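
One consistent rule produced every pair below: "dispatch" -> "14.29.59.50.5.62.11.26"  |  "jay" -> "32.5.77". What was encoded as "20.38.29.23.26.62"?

d(#4)→14 and i(#9)→29: differences scale by 3, so n = 3·pos + 2. The formula is n = 3×(alphabet index, a=1) + 2.
Decoding 20.38.29.23.26.62: 20→(20−2)÷3=6=f, 38→(38−2)÷3=12=l, 29→(29−2)÷3=9=i, 23→(23−2)÷3=7=g, 26→(26−2)÷3=8=h, 62→(62−2)÷3=20=t.

flight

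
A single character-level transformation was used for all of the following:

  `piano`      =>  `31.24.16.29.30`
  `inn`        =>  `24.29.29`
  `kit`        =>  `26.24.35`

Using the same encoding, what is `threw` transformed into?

p is letter #16 and maps to 31: an offset of 15. Letters become their 1-based position plus 15 (so a→16, b→17, …).
Applying it to threw: t=20→35, h=8→23, r=18→33, e=5→20, w=23→38.

35.23.33.20.38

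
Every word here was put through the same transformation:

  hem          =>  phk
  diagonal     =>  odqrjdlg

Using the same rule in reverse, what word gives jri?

fog

The output letters match the input read backwards, each shifted +3: hem reversed is meh. The word is reversed, then every letter is shifted forward by 3.
Decoding jri: shift back: j−3=g, r−3=o, i−3=f → gof; then reverse → fog.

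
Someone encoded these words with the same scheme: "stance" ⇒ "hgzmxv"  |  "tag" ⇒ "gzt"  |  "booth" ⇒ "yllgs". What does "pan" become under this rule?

kzm

Each pair mirrors across the alphabet (s↔h, t↔g, a↔z): positions sum to 25. Letters are reflected about the middle of the alphabet (position → 25−position): Atbash.
Applying it to pan: p↔k, a↔z, n↔m.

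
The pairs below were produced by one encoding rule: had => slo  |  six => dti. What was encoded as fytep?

unite

This is a Caesar cipher with shift 11.
Reversing it on fytep: f−11=u, y−11=n, t−11=i, e−11=t, p−11=e.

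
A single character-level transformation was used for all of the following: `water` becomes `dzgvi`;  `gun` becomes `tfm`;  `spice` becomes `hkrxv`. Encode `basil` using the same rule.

Each letter is replaced by its mirror in the alphabet: a↔z, b↔y, c↔x, and so on (the Atbash cipher).
For basil: b↔y, a↔z, s↔h, i↔r, l↔o.

yzhro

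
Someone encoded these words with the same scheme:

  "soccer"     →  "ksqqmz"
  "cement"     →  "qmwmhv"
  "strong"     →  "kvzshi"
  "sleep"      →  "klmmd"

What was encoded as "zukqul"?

This is an affine cipher: with a=0,…,z=25, each position x becomes (11x+20) mod 26.
Reversing it on zukqul: z(25)→19·(25−20)≡17=r; u(20)→19·(20−20)≡0=a; k(10)→19·(10−20)≡18=s; q(16)→19·(16−20)≡2=c; u(20)→19·(20−20)≡0=a; l(11)→19·(11−20)≡11=l (all mod 26).

rascal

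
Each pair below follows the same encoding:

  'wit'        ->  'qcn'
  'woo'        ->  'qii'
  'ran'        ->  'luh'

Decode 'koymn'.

Compare letters: w→q is +20, i→c is +20, t→n is +20 — a constant shift. Every letter moves 20 places later in the alphabet, wrapping around z→a.
Undoing it on koymn: k−20=q, o−20=u, y−20=e, m−20=s, n−20=t.

quest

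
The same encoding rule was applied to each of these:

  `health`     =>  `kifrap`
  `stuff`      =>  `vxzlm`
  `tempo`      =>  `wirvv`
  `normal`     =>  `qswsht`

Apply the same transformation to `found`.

Letter i (0-indexed) is shifted by i+3, so successive shifts are 3, 4, 5, ….
On found: f+3=i, o+4=s, u+5=z, n+6=t, d+7=k.

isztk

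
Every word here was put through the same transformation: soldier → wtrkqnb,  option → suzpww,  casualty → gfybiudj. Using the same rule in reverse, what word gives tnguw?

piano

Letter i (0-indexed) is shifted by i+4, so successive shifts are 4, 5, 6, ….
Reversing it on tnguw: t−4=p, n−5=i, g−6=a, u−7=n, w−8=o.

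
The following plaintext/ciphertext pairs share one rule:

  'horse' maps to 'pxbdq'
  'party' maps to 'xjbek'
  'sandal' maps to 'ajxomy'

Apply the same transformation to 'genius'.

Each letter shifts forward by (position + 8), i.e. 8, 9, 10, … — the shift grows by one for each successive letter.
For genius: g+8=o, e+9=n, n+10=x, i+11=t, u+12=g, s+13=f.

onxtgf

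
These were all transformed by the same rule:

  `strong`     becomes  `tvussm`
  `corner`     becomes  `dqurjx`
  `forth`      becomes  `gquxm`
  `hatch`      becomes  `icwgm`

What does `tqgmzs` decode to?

sodium

Letter i (0-indexed) is shifted by i+1, so successive shifts are 1, 2, 3, ….
Reversing it on tqgmzs: t−1=s, q−2=o, g−3=d, m−4=i, z−5=u, s−6=m.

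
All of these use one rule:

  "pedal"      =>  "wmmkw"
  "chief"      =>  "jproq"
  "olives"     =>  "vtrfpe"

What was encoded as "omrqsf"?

In pedal: p→w is +7, e→m is +8, d→m is +9, a→k is +10 — the shift increases by 1 each position. Letter i (0-indexed) is shifted by i+7, so successive shifts are 7, 8, 9, ….
Reversing it on omrqsf: o−7=h, m−8=e, r−9=i, q−10=g, s−11=h, f−12=t.

height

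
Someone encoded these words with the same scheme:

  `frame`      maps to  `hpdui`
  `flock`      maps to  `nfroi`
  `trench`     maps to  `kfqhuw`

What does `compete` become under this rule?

hwhsprf

Read the word backwards and shift each letter +3.
For compete: reverse → etepmoc; then shift: e+3=h, t+3=w, e+3=h, p+3=s, m+3=p, o+3=r, c+3=f.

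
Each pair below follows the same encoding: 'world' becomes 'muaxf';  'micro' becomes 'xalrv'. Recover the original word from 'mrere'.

The output letters match the input read backwards, each shifted +9: world reversed is dlrow. The word is reversed, then every letter is shifted forward by 9.
Undoing it on mrere: shift back: m−9=d, r−9=i, e−9=v, r−9=i, e−9=v → diviv; then reverse → vivid.

vivid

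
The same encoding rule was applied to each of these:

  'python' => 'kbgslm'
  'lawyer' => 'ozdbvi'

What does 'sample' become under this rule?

Each pair mirrors across the alphabet (p↔k, y↔b, t↔g): positions sum to 25. This is the alphabet-reversal cipher (Atbash): a becomes z, b becomes y, etc.
Applying it to sample: s↔h, a↔z, m↔n, p↔k, l↔o, e↔v.

hznkov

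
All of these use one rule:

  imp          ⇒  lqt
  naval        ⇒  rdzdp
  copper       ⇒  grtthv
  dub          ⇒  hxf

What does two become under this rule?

The shift depends on letter class: consonant m→q is +4, but vowel i→l is +3. Vowels shift forward by 3 and consonants shift forward by 4.
For two: t(cons)+4=x, w(cons)+4=a, o(vowel)+3=r.

xar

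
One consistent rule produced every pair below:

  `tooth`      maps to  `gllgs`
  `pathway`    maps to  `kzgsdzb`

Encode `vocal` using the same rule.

Each pair mirrors across the alphabet (t↔g, o↔l, o↔l): positions sum to 25. Letters are reflected about the middle of the alphabet (position → 25−position): Atbash.
For vocal: v↔e, o↔l, c↔x, a↔z, l↔o.

elxzo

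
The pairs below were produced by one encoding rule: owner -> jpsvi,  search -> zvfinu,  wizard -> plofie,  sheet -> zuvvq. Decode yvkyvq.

Treating letters as 0–25, the rule is x ↦ 17x + 5 (mod 26).
Decoding yvkyvq: y(24)→23·(24−5)≡21=v; v(21)→23·(21−5)≡4=e; k(10)→23·(10−5)≡11=l; y(24)→23·(24−5)≡21=v; v(21)→23·(21−5)≡4=e; q(16)→23·(16−5)≡19=t (all mod 26).

velvet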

——————

_PROBLEM DESCRIPTION_
Go through the preceding material and copy each line that has the word "strong".

_PROBLEM SOLUTION_
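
  "strong"     →  "kvzshi"
  `strong`     becomes  `tvussm`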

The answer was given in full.